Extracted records
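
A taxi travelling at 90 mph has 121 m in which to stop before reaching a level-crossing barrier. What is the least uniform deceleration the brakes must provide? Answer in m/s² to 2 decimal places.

Required deceleration ≈ 6.69 m/s²

90 mph × 0.44704 = 40.2336 m/s.
v² = 2a·d ⇒ a = v²/(2d) = 40.2336² / (2 × 121.000) = 1618.743 / 242.000 = 6.6890 m/s².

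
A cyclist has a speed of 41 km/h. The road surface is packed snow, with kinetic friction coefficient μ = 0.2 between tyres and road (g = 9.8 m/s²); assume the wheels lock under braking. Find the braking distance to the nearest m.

Braking distance ≈ 33 m

41 km/h ÷ 3.6 = 11.3889 m/s.
a = μg = 0.2 × 9.8 = 1.960 m/s².
Braking distance = v²/(2a) = 11.3889² / (2 × 1.960) = 129.707 / 3.920 = 33.089 m.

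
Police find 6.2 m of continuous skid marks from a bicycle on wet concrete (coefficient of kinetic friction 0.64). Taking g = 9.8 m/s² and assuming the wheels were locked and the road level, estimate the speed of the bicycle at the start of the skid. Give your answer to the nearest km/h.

Initial speed ≈ 32 km/h

Deceleration a = μg = 0.64 × 9.8 = 6.272 m/s².
v = √(2a·d) = √(2 × 6.272 × 6.2) = √77.773 = 8.8189 m/s.
= 8.8189 × 3.6 = 31.748 km/h.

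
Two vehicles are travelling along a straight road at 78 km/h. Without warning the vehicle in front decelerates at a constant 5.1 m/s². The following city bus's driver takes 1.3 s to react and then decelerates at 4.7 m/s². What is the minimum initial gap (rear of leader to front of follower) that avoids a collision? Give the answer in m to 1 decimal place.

78 km/h ÷ 3.6 = 21.6667 m/s.
Leader travels v²/(2a_L) = 469.446 / 10.200 = 46.024 m before stopping.
Follower covers v·t_r = 21.6667 × 1.3 = 28.167 m while reacting, then v²/(2a_F) = 469.446 / 9.400 = 49.941 m while braking, for a total of 28.167 + 49.941 = 78.108 m.
Since a_F ≤ a_L and the follower starts braking later, the follower is never slower than the leader, so the closest approach is when both have stopped.
Minimum gap = 78.108 − 46.024 = 32.084 m.

Minimum gap ≈ 32.1 m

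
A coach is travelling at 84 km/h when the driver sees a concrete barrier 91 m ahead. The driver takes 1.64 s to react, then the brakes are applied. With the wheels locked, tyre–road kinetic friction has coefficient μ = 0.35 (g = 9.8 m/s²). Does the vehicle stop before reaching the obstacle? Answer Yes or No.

84 km/h ÷ 3.6 = 23.3333 m/s.
a = μg = 0.35 × 9.8 = 3.430 m/s².
Reaction distance = 23.3333 × 1.64 = 38.267 m.
Braking distance = v²/(2a) = 544.443 / 6.860 = 79.365 m.
Total stopping distance = 38.267 + 79.365 = 117.632 m, vs 91 m available — it cannot stop in time and overshoots by 117.632 − 91 = 26.632 m.

No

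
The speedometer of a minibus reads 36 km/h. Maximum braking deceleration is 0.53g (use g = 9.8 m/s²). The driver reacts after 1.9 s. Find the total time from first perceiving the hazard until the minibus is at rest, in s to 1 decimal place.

Total time ≈ 3.8 s

36 km/h ÷ 3.6 = 10.0000 m/s.
a = 0.53 × 9.8 = 5.194 m/s².
Braking time = v/a = 10.0000 / 5.194 = 1.925 s.
Total = 1.9 + 1.925 = 3.825 s.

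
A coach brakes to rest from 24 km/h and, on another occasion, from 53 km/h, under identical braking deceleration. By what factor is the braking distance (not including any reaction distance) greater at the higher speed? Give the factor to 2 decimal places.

Braking distance d = v²/(2a), so with a fixed, d ∝ v².
Factor = (53/24)² = 2.2083² = 4.8766.

Factor ≈ 4.88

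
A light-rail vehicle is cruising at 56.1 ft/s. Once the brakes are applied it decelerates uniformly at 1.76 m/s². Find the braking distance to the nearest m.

Braking distance ≈ 83 m

56.1 ft/s × 0.3048 = 17.0993 m/s.
Braking distance = v²/(2a) = 17.0993² / (2 × 1.760) = 292.386 / 3.520 = 83.064 m.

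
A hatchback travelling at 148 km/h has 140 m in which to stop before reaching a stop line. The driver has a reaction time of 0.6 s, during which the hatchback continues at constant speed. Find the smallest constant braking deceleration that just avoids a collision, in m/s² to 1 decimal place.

148 km/h ÷ 3.6 = 41.1111 m/s.
Distance covered during reaction = 41.1111 × 0.6 = 24.667 m.
Distance available for braking: 140 − 24.667 = 115.333 m.
v² = 2a·d ⇒ a = v²/(2d) = 41.1111² / (2 × 115.333) = 1690.123 / 230.666 = 7.3271 m/s².

Required deceleration ≈ 7.3 m/s²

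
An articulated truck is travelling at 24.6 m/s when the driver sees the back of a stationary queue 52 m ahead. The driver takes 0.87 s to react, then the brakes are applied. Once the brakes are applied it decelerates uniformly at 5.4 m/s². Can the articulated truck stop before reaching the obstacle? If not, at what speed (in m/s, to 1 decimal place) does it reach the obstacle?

Reaction distance = 24.6000 × 0.87 = 21.402 m.
Braking distance needed to stop: v²/(2a) = 605.160 / 10.800 = 56.033 m, so total needed = 21.402 + 56.033 = 77.435 m > 52 m — it cannot stop.
Distance remaining when braking begins: 52 − 21.402 = 30.598 m.
v² = v₀² − 2a·d = 605.160 − 2 × 5.400 × 30.598 = 274.702 m²/s².
v = √274.702 = 16.574 m/s.

No — it strikes the obstacle at 16.6 m/s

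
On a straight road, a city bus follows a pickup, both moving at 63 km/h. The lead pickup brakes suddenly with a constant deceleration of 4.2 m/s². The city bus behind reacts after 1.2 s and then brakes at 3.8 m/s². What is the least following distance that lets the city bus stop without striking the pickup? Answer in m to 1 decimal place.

63 km/h ÷ 3.6 = 17.5000 m/s.
Leader travels v²/(2a_L) = 306.250 / 8.400 = 36.458 m before stopping.
Follower covers v·t_r = 17.5000 × 1.2 = 21.000 m while reacting, then v²/(2a_F) = 306.250 / 7.600 = 40.296 m while braking, for a total of 21.000 + 40.296 = 61.296 m.
Since a_F ≤ a_L and the follower starts braking later, the follower is never slower than the leader, so the closest approach is when both have stopped.
Minimum gap = 61.296 − 36.458 = 24.838 m.

Minimum gap ≈ 24.8 m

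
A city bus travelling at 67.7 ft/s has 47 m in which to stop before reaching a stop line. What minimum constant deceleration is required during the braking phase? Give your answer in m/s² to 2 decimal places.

67.7 ft/s × 0.3048 = 20.6350 m/s.
v² = 2a·d ⇒ a = v²/(2d) = 20.6350² / (2 × 47.000) = 425.803 / 94.000 = 4.5298 m/s².

Required deceleration ≈ 4.53 m/s²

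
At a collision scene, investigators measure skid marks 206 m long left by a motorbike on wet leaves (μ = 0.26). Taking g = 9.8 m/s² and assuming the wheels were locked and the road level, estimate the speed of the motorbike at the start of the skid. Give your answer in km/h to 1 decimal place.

Initial speed ≈ 116.6 km/h

Deceleration a = μg = 0.26 × 9.8 = 2.548 m/s².
v = √(2a·d) = √(2 × 2.548 × 206) = √1049.776 = 32.4002 m/s.
= 32.4002 × 3.6 = 116.641 km/h.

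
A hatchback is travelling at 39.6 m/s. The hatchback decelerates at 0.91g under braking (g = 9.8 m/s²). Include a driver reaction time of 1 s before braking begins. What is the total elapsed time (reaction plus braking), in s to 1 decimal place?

Total time ≈ 5.4 s

a = 0.91 × 9.8 = 8.918 m/s².
Braking time = v/a = 39.6000 / 8.918 = 4.440 s.
Total = 1 + 4.440 = 5.440 s.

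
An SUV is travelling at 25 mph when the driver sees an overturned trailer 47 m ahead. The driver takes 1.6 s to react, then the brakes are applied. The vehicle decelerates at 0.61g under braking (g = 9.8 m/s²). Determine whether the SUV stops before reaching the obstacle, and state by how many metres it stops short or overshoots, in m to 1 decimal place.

Yes — it stops 18.7 m short of the obstacle

25 mph × 0.44704 = 11.1760 m/s.
a = 0.61 × 9.8 = 5.978 m/s².
Reaction distance = 11.1760 × 1.6 = 17.882 m.
Braking distance = v²/(2a) = 124.903 / 11.956 = 10.447 m.
Total stopping distance = 17.882 + 10.447 = 28.329 m, vs 47 m available — it stops with 47 − 28.329 = 18.671 m to spare.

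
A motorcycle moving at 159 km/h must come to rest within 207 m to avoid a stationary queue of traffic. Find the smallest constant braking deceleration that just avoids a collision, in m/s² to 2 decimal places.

Required deceleration ≈ 4.71 m/s²

159 km/h ÷ 3.6 = 44.1667 m/s.
v² = 2a·d ⇒ a = v²/(2d) = 44.1667² / (2 × 207.000) = 1950.697 / 414.000 = 4.7118 m/s².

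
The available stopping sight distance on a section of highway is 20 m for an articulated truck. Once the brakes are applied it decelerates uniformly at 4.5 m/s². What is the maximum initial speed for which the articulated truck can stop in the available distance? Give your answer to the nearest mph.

v²/(2a) = d ⇒ v = √(2 × 4.500 × 20) = √180.00 = 13.4164 m/s.
13.4164 m/s ÷ 0.44704 = 30.012 mph.

Maximum speed ≈ 30 mph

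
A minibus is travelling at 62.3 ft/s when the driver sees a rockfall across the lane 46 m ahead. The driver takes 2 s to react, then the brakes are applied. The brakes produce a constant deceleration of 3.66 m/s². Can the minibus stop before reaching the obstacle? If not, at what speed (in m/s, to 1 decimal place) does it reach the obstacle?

No — it strikes the obstacle at 17.4 m/s

62.3 ft/s × 0.3048 = 18.9890 m/s.
Reaction distance = 18.9890 × 2 = 37.978 m.
Braking distance needed to stop: v²/(2a) = 360.582 / 7.320 = 49.260 m, so total needed = 37.978 + 49.260 = 87.238 m > 46 m — it cannot stop.
Distance remaining when braking begins: 46 − 37.978 = 8.022 m.
v² = v₀² − 2a·d = 360.582 − 2 × 3.660 × 8.022 = 301.861 m²/s².
v = √301.861 = 17.374 m/s.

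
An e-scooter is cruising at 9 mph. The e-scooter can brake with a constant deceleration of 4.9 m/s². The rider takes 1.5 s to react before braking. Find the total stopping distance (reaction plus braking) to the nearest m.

Total stopping distance ≈ 8 m

9 mph × 0.44704 = 4.0234 m/s.
Reaction distance = v·t_r = 4.0234 × 1.5 = 6.035 m.
Braking distance = v²/(2a) = 4.0234² / (2 × 4.900) = 16.188 / 9.800 = 1.652 m.
Total = 6.035 + 1.652 = 7.687 m.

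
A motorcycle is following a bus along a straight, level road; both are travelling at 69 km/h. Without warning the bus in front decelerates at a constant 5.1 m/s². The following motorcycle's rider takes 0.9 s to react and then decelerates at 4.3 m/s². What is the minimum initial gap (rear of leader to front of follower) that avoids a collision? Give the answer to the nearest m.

Minimum gap ≈ 24 m

69 km/h ÷ 3.6 = 19.1667 m/s.
Leader travels v²/(2a_L) = 367.362 / 10.200 = 36.016 m before stopping.
Follower covers v·t_r = 19.1667 × 0.9 = 17.250 m while reacting, then v²/(2a_F) = 367.362 / 8.600 = 42.717 m while braking, for a total of 17.250 + 42.717 = 59.967 m.
Since a_F ≤ a_L and the follower starts braking later, the follower is never slower than the leader, so the closest approach is when both have stopped.
Minimum gap = 59.967 − 36.016 = 23.951 m.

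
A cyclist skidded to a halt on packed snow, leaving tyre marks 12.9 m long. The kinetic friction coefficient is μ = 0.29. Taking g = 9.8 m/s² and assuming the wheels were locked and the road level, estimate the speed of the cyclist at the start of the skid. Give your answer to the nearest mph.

Deceleration a = μg = 0.29 × 9.8 = 2.842 m/s².
v = √(2a·d) = √(2 × 2.842 × 12.9) = √73.324 = 8.5629 m/s.
= 8.5629 ÷ 0.44704 = 19.155 mph.

Initial speed ≈ 19 mph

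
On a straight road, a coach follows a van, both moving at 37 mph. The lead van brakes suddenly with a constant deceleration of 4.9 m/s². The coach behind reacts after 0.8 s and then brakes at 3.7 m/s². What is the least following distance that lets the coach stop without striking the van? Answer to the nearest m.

Minimum gap ≈ 22 m

37 mph × 0.44704 = 16.5405 m/s.
Leader travels v²/(2a_L) = 273.588 / 9.800 = 27.917 m before stopping.
Follower covers v·t_r = 16.5405 × 0.8 = 13.232 m while reacting, then v²/(2a_F) = 273.588 / 7.400 = 36.971 m while braking, for a total of 13.232 + 36.971 = 50.203 m.
Since a_F ≤ a_L and the follower starts braking later, the follower is never slower than the leader, so the closest approach is when both have stopped.
Minimum gap = 50.203 − 27.917 = 22.286 m.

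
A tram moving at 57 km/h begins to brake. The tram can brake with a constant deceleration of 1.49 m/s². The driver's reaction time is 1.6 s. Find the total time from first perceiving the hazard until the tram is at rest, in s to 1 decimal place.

Total time ≈ 12.2 s

57 km/h ÷ 3.6 = 15.8333 m/s.
Braking time = v/a = 15.8333 / 1.490 = 10.626 s.
Total = 1.6 + 10.626 = 12.226 s.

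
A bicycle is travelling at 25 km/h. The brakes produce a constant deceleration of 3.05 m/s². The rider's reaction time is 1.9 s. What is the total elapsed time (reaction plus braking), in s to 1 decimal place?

Total time ≈ 4.2 s

25 km/h ÷ 3.6 = 6.9444 m/s.
Braking time = v/a = 6.9444 / 3.050 = 2.277 s.
Total = 1.9 + 2.277 = 4.177 s.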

• What you will do: Write out again, exactly, the line containing "A tram moving" and every later line of the records. Omit the rest.

• Problem solution:
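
A tram moving at 57 km/h begins to brake. The tram can brake with a constant deceleration of 1.49 m/s². The driver's reaction time is 1.6 s. Find the total time from first perceiving the hazard until the tram is at rest, in s to 1 decimal place.

Total time ≈ 12.2 s

57 km/h ÷ 3.6 = 15.8333 m/s.
Braking time = v/a = 15.8333 / 1.490 = 10.626 s.
Total = 1.6 + 10.626 = 12.226 s.

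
A bicycle is travelling at 25 km/h. The brakes produce a constant deceleration of 3.05 m/s². The rider's reaction time is 1.9 s. What is the total elapsed time (reaction plus braking), in s to 1 decimal place?

Total time ≈ 4.2 s

25 km/h ÷ 3.6 = 6.9444 m/s.
Braking time = v/a = 6.9444 / 3.050 = 2.277 s.
Total = 1.9 + 2.277 = 4.177 s.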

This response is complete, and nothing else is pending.